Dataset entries

################

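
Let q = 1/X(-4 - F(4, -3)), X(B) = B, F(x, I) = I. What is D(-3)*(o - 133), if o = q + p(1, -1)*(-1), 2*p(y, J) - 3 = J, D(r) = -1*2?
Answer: 270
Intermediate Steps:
D(r) = -2
p(y, J) = 3/2 + J/2
q = -1 (q = 1/(-4 - 1*(-3)) = 1/(-4 + 3) = 1/(-1) = -1)
o = -2 (o = -1 + (3/2 + (1/2)*(-1))*(-1) = -1 + (3/2 - 1/2)*(-1) = -1 + 1*(-1) = -1 - 1 = -2)
D(-3)*(o - 133) = -2*(-2 - 133) = -2*(-135) = 270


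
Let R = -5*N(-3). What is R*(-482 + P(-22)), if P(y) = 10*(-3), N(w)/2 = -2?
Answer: -10240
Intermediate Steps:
N(w) = -4 (N(w) = 2*(-2) = -4)
P(y) = -30
R = 20 (R = -5*(-4) = 20)
R*(-482 + P(-22)) = 20*(-482 - 30) = 20*(-512) = -10240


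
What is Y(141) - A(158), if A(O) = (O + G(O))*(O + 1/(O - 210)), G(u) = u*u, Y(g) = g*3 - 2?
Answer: -103177669/26 ≈ -3.9684e+6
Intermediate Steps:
Y(g) = -2 + 3*g (Y(g) = 3*g - 2 = -2 + 3*g)
G(u) = u²
A(O) = (O + O²)*(O + 1/(-210 + O)) (A(O) = (O + O²)*(O + 1/(O - 210)) = (O + O²)*(O + 1/(-210 + O)))
Y(141) - A(158) = (-2 + 3*141) - 158*(1 + 158³ - 209*158 - 209*158²)/(-210 + 158) = (-2 + 423) - 158*(1 + 3944312 - 33022 - 209*24964)/(-52) = 421 - 158*(-1)*(1 + 3944312 - 33022 - 5217476)/52 = 421 - 158*(-1)*(-1306185)/52 = 421 - 1*103188615/26 = 421 - 103188615/26 = -103177669/26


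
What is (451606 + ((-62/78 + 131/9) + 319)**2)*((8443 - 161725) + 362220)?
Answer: 536121885799858/4563 ≈ 1.1749e+11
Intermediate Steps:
(451606 + ((-62/78 + 131/9) + 319)**2)*((8443 - 161725) + 362220) = (451606 + ((-62*1/78 + 131*(1/9)) + 319)**2)*(-153282 + 362220) = (451606 + ((-31/39 + 131/9) + 319)**2)*208938 = (451606 + (1610/117 + 319)**2)*208938 = (451606 + (38933/117)**2)*208938 = (451606 + 1515778489/13689)*208938 = (7697813023/13689)*208938 = 536121885799858/4563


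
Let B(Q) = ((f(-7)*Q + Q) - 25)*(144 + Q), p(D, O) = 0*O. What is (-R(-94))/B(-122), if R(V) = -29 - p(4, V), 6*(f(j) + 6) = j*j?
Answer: -87/27148 ≈ -0.0032047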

################

**Work request**
Set the entries down again, unchanged and complete.

**The answer**
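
Let q = 1/X(-4 - F(4, -3)), X(B) = B, F(x, I) = I. What is D(-3)*(o - 133), if o = q + p(1, -1)*(-1), 2*p(y, J) - 3 = J, D(r) = -1*2?
Answer: 270
Intermediate Steps:
D(r) = -2
p(y, J) = 3/2 + J/2
q = -1 (q = 1/(-4 - 1*(-3)) = 1/(-4 + 3) = 1/(-1) = -1)
o = -2 (o = -1 + (3/2 + (1/2)*(-1))*(-1) = -1 + (3/2 - 1/2)*(-1) = -1 + 1*(-1) = -1 - 1 = -2)
D(-3)*(o - 133) = -2*(-2 - 133) = -2*(-135) = 270


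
Let R = -5*N(-3). What is R*(-482 + P(-22)), if P(y) = 10*(-3), N(w)/2 = -2?
Answer: -10240
Intermediate Steps:
N(w) = -4 (N(w) = 2*(-2) = -4)
P(y) = -30
R = 20 (R = -5*(-4) = 20)
R*(-482 + P(-22)) = 20*(-482 - 30) = 20*(-512) = -10240


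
What is Y(141) - A(158), if A(O) = (O + G(O))*(O + 1/(O - 210)), G(u) = u*u, Y(g) = g*3 - 2?
Answer: -103177669/26 ≈ -3.9684e+6
Intermediate Steps:
Y(g) = -2 + 3*g (Y(g) = 3*g - 2 = -2 + 3*g)
G(u) = u²
A(O) = (O + O²)*(O + 1/(-210 + O)) (A(O) = (O + O²)*(O + 1/(O - 210)) = (O + O²)*(O + 1/(-210 + O)))
Y(141) - A(158) = (-2 + 3*141) - 158*(1 + 158³ - 209*158 - 209*158²)/(-210 + 158) = (-2 + 423) - 158*(1 + 3944312 - 33022 - 209*24964)/(-52) = 421 - 158*(-1)*(1 + 3944312 - 33022 - 5217476)/52 = 421 - 158*(-1)*(-1306185)/52 = 421 - 1*103188615/26 = 421 - 103188615/26 = -103177669/26


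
What is (451606 + ((-62/78 + 131/9) + 319)**2)*((8443 - 161725) + 362220)?
Answer: 536121885799858/4563 ≈ 1.1749e+11
Intermediate Steps:
(451606 + ((-62/78 + 131/9) + 319)**2)*((8443 - 161725) + 362220) = (451606 + ((-62*1/78 + 131*(1/9)) + 319)**2)*(-153282 + 362220) = (451606 + ((-31/39 + 131/9) + 319)**2)*208938 = (451606 + (1610/117 + 319)**2)*208938 = (451606 + (38933/117)**2)*208938 = (451606 + 1515778489/13689)*208938 = (7697813023/13689)*208938 = 536121885799858/4563


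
Let B(Q) = ((f(-7)*Q + Q) - 25)*(144 + Q), p(D, O) = 0*O. What is (-R(-94))/B(-122), if R(V) = -29 - p(4, V), 6*(f(j) + 6) = j*j?
Answer: -87/27148 ≈ -0.0032047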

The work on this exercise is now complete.